## Problem requirements
Extract the final stretch of the data: the line that contains "A course meets" and every line after it, unaltered, and no other lines.

## Supplied material
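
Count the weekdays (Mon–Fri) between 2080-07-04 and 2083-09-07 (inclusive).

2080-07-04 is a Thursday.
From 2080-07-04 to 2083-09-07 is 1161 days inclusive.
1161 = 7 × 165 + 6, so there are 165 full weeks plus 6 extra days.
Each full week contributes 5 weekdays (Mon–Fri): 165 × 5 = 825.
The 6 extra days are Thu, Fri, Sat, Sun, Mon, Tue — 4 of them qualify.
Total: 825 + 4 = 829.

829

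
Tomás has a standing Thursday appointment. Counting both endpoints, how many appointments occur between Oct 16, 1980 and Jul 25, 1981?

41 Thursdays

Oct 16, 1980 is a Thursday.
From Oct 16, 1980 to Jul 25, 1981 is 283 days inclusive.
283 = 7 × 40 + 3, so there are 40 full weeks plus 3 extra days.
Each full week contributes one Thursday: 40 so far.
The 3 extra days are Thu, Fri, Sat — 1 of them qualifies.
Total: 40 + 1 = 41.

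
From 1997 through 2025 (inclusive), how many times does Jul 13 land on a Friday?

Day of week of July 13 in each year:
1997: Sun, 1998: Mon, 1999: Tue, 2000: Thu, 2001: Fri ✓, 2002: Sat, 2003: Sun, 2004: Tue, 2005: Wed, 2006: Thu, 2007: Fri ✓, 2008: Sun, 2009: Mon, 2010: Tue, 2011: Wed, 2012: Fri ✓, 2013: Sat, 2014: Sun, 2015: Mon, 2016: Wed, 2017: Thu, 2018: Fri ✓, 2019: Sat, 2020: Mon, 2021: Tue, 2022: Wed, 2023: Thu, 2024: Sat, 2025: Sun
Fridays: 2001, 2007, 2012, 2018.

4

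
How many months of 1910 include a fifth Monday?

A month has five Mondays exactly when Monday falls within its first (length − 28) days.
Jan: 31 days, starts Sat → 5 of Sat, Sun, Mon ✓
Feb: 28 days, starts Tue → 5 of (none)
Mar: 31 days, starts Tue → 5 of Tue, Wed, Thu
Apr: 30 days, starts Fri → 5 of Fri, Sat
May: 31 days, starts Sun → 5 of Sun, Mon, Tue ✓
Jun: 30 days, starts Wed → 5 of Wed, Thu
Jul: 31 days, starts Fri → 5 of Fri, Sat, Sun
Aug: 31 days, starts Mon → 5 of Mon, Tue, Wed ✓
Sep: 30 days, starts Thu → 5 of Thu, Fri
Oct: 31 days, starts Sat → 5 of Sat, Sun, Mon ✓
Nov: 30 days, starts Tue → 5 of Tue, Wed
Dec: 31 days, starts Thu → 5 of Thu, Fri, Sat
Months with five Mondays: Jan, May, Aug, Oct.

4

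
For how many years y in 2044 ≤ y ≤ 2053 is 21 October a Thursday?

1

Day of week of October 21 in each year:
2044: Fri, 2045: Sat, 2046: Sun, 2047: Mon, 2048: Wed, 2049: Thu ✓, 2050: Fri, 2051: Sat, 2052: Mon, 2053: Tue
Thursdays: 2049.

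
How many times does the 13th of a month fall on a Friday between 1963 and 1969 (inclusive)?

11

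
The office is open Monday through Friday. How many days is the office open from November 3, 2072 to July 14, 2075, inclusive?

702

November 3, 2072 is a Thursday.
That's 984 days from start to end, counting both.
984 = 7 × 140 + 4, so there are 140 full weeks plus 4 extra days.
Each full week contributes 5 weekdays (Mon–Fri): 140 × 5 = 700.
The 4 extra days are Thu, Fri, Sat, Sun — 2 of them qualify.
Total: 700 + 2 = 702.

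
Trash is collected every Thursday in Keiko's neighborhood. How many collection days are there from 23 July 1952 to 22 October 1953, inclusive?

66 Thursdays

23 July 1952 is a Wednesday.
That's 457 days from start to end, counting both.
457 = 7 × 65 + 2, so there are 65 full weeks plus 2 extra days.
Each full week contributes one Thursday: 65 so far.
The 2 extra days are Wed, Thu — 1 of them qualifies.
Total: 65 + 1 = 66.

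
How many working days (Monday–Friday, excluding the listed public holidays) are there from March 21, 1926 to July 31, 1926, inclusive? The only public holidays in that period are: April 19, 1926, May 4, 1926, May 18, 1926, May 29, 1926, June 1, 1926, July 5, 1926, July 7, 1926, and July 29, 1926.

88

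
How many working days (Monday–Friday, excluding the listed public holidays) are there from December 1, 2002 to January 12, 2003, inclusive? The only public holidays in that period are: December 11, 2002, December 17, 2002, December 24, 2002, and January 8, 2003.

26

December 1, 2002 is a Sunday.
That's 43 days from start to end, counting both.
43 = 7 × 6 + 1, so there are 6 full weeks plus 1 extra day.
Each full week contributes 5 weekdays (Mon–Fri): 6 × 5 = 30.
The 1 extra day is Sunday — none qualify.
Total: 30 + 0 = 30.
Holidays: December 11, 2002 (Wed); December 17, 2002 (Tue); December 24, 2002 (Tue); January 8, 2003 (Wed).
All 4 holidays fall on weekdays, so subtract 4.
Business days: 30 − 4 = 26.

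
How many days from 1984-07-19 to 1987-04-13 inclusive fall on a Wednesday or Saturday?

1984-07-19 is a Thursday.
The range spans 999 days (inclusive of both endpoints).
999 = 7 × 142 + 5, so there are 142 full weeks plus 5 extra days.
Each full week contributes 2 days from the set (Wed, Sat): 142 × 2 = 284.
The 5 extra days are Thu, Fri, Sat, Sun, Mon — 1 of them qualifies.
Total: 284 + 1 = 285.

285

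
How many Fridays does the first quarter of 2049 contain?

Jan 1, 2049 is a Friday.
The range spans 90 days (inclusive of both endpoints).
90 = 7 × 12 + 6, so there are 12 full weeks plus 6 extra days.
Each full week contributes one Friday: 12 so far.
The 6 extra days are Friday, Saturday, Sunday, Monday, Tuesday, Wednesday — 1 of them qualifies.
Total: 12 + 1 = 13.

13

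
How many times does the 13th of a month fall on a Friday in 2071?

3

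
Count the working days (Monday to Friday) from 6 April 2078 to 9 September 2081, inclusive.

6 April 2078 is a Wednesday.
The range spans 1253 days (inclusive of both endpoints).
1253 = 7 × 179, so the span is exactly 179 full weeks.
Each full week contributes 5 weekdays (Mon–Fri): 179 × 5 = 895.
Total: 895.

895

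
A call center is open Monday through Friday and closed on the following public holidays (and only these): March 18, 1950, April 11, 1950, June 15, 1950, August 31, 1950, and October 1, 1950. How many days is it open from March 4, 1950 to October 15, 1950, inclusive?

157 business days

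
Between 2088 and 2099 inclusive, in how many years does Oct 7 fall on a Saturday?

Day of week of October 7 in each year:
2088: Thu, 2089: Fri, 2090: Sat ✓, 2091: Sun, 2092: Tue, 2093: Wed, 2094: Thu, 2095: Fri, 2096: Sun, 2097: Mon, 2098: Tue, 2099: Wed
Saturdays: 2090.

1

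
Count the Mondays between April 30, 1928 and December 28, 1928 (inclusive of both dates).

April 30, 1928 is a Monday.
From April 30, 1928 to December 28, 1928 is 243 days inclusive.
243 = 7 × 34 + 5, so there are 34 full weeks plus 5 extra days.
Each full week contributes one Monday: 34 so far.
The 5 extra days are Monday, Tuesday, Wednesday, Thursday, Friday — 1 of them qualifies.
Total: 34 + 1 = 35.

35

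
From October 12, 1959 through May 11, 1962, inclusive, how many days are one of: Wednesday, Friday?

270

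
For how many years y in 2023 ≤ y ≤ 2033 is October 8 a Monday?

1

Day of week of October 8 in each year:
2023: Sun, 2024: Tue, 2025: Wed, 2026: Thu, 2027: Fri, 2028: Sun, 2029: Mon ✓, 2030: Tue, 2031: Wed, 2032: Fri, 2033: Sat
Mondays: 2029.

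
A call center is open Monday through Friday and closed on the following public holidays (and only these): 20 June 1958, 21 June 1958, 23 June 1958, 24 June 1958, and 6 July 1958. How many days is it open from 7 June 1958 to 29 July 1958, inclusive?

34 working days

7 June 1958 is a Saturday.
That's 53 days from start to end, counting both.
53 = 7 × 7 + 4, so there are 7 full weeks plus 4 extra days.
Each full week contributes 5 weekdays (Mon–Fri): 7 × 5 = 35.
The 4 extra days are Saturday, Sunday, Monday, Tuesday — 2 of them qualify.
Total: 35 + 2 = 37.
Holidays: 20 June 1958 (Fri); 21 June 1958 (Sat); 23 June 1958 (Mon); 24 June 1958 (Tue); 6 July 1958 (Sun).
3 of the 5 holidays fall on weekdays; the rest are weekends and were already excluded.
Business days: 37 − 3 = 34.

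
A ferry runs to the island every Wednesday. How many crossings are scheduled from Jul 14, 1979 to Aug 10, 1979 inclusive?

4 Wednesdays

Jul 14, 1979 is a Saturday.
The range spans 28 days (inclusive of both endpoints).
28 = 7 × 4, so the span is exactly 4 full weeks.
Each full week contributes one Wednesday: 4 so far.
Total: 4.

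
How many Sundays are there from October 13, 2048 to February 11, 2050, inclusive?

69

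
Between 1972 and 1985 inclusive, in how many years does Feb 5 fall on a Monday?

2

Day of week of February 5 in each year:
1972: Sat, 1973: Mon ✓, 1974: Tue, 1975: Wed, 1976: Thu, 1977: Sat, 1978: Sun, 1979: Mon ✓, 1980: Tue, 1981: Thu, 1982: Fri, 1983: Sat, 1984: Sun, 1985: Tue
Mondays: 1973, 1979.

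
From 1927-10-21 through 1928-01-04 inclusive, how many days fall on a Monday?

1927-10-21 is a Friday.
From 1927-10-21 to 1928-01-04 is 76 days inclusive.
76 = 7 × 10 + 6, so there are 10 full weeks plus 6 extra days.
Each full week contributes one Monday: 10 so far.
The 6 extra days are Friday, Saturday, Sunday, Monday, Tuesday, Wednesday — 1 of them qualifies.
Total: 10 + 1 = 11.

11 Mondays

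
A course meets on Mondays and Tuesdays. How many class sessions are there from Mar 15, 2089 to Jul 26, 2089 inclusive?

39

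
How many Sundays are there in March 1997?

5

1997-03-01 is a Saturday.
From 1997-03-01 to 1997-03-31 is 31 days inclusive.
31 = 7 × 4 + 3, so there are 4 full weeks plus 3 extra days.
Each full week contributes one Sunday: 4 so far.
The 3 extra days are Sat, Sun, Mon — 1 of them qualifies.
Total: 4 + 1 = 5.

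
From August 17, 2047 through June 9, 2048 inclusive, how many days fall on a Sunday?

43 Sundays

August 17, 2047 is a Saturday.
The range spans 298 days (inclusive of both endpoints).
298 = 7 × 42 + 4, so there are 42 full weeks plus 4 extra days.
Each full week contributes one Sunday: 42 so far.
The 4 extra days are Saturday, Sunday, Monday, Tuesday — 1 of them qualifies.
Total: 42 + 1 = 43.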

## Response area
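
A course meets on Mondays and Tuesdays. How many class sessions are there from Mar 15, 2089 to Jul 26, 2089 inclusive?

39

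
How many Sundays are there in March 1997?

5

1997-03-01 is a Saturday.
From 1997-03-01 to 1997-03-31 is 31 days inclusive.
31 = 7 × 4 + 3, so there are 4 full weeks plus 3 extra days.
Each full week contributes one Sunday: 4 so far.
The 3 extra days are Sat, Sun, Mon — 1 of them qualifies.
Total: 4 + 1 = 5.

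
From August 17, 2047 through June 9, 2048 inclusive, how many days fall on a Sunday?

43 Sundays

August 17, 2047 is a Saturday.
The range spans 298 days (inclusive of both endpoints).
298 = 7 × 42 + 4, so there are 42 full weeks plus 4 extra days.
Each full week contributes one Sunday: 42 so far.
The 4 extra days are Saturday, Sunday, Monday, Tuesday — 1 of them qualifies.
Total: 42 + 1 = 43.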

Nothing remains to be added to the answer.